[How to complete this task] Retrieve all lines below that have the string "HALVE".

START Listed records

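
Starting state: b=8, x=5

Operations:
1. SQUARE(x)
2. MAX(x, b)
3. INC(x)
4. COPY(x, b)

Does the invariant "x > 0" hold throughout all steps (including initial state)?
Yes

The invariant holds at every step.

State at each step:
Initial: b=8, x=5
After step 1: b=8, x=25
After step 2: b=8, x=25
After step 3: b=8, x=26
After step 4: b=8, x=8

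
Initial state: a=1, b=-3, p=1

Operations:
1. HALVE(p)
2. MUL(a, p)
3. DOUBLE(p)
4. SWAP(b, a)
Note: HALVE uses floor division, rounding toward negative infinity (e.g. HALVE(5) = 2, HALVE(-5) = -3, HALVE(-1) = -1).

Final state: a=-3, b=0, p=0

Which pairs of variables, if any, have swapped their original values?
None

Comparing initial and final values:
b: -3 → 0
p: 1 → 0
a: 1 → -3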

END Listed records
START Listed records

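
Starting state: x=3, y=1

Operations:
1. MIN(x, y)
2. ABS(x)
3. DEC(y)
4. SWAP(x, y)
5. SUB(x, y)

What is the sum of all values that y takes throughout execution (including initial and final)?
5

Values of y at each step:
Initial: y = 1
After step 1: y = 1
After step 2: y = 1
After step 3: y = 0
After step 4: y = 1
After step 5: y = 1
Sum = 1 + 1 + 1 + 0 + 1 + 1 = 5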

END Listed records
START Listed records

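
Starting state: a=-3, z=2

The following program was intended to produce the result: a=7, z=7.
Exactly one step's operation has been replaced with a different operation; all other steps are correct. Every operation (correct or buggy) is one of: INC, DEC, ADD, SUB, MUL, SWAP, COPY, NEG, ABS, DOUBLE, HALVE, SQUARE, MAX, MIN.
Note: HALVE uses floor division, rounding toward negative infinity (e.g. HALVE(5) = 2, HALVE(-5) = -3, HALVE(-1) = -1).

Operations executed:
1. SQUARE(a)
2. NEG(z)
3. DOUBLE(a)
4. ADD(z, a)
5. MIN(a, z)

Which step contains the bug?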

END Listed records

[Answer box]
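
1. HALVE(p)
Note: HALVE uses floor division, rounding toward negative infinity (e.g. HALVE(5) = 2, HALVE(-5) = -3, HALVE(-1) = -1).
Exactly one step's operation has been replaced with a different operation; all other steps are correct. Every operation (correct or buggy) is one of: INC, DEC, ADD, SUB, MUL, SWAP, COPY, NEG, ABS, DOUBLE, HALVE, SQUARE, MAX, MIN.
Note: HALVE uses floor division, rounding toward negative infinity (e.g. HALVE(5) = 2, HALVE(-5) = -3, HALVE(-1) = -1).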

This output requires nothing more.